◆ **AIM OF THE EXERCISE**
An exact transcription is needed, starting with the line that contains "Find the reduced Gröbner basis of the" and ending with the last line of the records.

Segment Open

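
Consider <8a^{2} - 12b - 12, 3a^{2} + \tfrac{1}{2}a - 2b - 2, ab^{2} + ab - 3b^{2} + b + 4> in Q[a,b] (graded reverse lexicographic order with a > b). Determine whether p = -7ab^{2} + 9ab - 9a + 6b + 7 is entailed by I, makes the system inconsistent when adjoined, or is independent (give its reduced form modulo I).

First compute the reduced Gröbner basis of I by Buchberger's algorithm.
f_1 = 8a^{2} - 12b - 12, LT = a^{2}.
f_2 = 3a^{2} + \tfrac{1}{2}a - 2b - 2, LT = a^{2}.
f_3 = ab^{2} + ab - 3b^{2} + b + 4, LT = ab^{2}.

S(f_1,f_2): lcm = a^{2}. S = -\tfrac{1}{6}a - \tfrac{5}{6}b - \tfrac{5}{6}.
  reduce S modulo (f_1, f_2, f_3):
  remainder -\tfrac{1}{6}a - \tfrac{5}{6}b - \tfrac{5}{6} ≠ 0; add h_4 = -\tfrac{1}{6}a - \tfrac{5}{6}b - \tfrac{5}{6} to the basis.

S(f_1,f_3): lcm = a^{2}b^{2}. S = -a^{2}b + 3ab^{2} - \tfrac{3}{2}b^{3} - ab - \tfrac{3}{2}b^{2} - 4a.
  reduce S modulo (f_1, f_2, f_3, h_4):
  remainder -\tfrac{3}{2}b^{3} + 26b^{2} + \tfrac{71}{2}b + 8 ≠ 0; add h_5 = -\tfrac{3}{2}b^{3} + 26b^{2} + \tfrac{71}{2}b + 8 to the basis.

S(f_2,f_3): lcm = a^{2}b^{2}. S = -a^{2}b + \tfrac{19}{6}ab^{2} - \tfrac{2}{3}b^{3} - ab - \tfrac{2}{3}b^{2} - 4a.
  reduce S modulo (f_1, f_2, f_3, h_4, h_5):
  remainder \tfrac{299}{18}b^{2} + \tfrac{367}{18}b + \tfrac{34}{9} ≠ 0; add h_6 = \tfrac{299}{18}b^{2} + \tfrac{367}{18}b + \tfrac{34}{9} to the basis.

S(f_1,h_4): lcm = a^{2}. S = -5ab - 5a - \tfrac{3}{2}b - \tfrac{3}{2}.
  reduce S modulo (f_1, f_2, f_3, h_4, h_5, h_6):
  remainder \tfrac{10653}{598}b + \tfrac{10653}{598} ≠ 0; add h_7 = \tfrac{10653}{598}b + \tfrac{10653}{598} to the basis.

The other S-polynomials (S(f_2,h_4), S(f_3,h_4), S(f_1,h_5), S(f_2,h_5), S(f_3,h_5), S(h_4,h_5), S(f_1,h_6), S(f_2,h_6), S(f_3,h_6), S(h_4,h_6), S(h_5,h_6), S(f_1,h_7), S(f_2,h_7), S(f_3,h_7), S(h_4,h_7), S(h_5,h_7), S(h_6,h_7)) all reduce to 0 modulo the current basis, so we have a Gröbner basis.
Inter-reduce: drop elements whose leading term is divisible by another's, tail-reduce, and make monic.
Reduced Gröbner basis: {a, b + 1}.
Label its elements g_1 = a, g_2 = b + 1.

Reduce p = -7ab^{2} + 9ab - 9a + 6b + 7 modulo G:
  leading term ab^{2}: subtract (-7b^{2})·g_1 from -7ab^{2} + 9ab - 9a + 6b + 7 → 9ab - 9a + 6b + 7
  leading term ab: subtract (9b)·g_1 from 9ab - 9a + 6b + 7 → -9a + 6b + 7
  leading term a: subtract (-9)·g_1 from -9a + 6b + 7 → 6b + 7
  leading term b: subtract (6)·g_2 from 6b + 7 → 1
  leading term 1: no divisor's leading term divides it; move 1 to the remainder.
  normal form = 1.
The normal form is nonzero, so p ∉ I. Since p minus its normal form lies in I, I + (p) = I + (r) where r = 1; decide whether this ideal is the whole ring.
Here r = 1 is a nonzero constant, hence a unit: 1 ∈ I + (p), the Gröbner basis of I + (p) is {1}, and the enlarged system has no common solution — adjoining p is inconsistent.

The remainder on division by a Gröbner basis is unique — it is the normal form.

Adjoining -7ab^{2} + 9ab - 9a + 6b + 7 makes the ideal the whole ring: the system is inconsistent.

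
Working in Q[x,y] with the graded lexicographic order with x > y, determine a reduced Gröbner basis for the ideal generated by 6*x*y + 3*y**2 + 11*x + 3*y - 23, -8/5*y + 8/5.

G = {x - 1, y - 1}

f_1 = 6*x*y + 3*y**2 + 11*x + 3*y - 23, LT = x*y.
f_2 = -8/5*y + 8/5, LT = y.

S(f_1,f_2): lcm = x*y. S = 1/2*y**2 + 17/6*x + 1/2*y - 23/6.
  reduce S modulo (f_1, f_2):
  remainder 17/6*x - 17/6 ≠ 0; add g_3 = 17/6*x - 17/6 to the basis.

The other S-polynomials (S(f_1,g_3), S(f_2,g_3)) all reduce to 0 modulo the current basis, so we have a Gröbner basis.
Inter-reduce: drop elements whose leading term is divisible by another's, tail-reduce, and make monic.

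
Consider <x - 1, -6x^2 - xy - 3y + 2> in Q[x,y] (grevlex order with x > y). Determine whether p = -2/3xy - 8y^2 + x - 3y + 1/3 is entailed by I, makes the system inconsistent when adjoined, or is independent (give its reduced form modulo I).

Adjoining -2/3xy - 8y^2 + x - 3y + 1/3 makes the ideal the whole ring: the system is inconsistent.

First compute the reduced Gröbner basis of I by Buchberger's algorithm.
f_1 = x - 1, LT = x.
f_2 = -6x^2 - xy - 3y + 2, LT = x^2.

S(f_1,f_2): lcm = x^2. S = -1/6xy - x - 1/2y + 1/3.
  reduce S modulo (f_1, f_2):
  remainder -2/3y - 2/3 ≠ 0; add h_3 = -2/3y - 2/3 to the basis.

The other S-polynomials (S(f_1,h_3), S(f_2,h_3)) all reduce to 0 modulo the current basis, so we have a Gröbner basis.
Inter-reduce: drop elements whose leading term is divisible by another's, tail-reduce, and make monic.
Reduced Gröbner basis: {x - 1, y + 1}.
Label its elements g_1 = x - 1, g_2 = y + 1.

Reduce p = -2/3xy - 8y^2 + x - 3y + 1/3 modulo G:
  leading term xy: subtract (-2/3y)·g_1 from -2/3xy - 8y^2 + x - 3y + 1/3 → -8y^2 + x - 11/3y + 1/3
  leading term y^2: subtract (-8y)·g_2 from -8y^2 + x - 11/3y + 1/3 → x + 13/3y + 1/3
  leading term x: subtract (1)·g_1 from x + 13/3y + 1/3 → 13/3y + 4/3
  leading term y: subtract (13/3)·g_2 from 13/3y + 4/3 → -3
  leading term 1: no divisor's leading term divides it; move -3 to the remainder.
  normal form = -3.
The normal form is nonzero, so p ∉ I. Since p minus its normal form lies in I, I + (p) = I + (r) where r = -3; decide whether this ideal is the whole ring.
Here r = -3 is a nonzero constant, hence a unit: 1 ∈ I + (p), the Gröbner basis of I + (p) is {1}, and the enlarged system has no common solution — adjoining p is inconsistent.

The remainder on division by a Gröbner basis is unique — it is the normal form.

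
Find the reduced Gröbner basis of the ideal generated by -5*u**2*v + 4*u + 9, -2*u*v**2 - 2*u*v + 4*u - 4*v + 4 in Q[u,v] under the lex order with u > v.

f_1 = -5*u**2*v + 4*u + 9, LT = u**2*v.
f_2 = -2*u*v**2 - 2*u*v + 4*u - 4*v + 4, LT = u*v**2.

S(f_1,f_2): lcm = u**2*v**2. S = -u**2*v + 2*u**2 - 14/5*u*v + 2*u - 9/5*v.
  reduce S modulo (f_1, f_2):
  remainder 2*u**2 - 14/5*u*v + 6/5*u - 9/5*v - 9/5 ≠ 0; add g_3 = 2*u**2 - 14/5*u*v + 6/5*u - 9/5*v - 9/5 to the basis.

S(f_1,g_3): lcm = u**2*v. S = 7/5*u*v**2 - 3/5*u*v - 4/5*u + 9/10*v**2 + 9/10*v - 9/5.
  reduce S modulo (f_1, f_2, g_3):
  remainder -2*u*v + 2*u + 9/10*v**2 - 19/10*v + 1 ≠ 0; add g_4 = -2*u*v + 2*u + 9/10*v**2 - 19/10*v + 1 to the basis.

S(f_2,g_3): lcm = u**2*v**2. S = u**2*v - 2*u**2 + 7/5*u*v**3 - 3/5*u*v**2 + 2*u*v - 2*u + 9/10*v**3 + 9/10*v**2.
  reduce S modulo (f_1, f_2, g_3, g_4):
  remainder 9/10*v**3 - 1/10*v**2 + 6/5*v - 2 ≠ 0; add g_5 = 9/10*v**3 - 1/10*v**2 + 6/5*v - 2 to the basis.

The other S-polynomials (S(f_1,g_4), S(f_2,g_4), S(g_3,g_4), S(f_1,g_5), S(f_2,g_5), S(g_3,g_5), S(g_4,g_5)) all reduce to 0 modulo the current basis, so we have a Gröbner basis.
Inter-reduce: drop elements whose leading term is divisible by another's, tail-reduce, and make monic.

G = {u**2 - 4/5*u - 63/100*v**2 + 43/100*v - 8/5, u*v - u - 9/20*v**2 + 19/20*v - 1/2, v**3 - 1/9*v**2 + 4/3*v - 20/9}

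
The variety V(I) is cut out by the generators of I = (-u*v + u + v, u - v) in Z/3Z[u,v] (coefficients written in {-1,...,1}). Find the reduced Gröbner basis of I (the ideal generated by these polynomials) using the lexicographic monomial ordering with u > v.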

Segment Closed

◆ **YOUR SOLUTION**
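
Find the reduced Gröbner basis of the ideal generated by -5*u**2*v + 4*u + 9, -2*u*v**2 - 2*u*v + 4*u - 4*v + 4 in Q[u,v] under the lex order with u > v.

f_1 = -5*u**2*v + 4*u + 9, LT = u**2*v.
f_2 = -2*u*v**2 - 2*u*v + 4*u - 4*v + 4, LT = u*v**2.

S(f_1,f_2): lcm = u**2*v**2. S = -u**2*v + 2*u**2 - 14/5*u*v + 2*u - 9/5*v.
  reduce S modulo (f_1, f_2):
  remainder 2*u**2 - 14/5*u*v + 6/5*u - 9/5*v - 9/5 ≠ 0; add g_3 = 2*u**2 - 14/5*u*v + 6/5*u - 9/5*v - 9/5 to the basis.

S(f_1,g_3): lcm = u**2*v. S = 7/5*u*v**2 - 3/5*u*v - 4/5*u + 9/10*v**2 + 9/10*v - 9/5.
  reduce S modulo (f_1, f_2, g_3):
  remainder -2*u*v + 2*u + 9/10*v**2 - 19/10*v + 1 ≠ 0; add g_4 = -2*u*v + 2*u + 9/10*v**2 - 19/10*v + 1 to the basis.

S(f_2,g_3): lcm = u**2*v**2. S = u**2*v - 2*u**2 + 7/5*u*v**3 - 3/5*u*v**2 + 2*u*v - 2*u + 9/10*v**3 + 9/10*v**2.
  reduce S modulo (f_1, f_2, g_3, g_4):
  remainder 9/10*v**3 - 1/10*v**2 + 6/5*v - 2 ≠ 0; add g_5 = 9/10*v**3 - 1/10*v**2 + 6/5*v - 2 to the basis.

The other S-polynomials (S(f_1,g_4), S(f_2,g_4), S(g_3,g_4), S(f_1,g_5), S(f_2,g_5), S(g_3,g_5), S(g_4,g_5)) all reduce to 0 modulo the current basis, so we have a Gröbner basis.
Inter-reduce: drop elements whose leading term is divisible by another's, tail-reduce, and make monic.

G = {u**2 - 4/5*u - 63/100*v**2 + 43/100*v - 8/5, u*v - u - 9/20*v**2 + 19/20*v - 1/2, v**3 - 1/9*v**2 + 4/3*v - 20/9}

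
The variety V(I) is cut out by the generators of I = (-u*v + u + v, u - v) in Z/3Z[u,v] (coefficients written in {-1,...,1}). Find the reduced Gröbner basis of I (the ideal generated by these polynomials) using the lexicographic monomial ordering with u > v.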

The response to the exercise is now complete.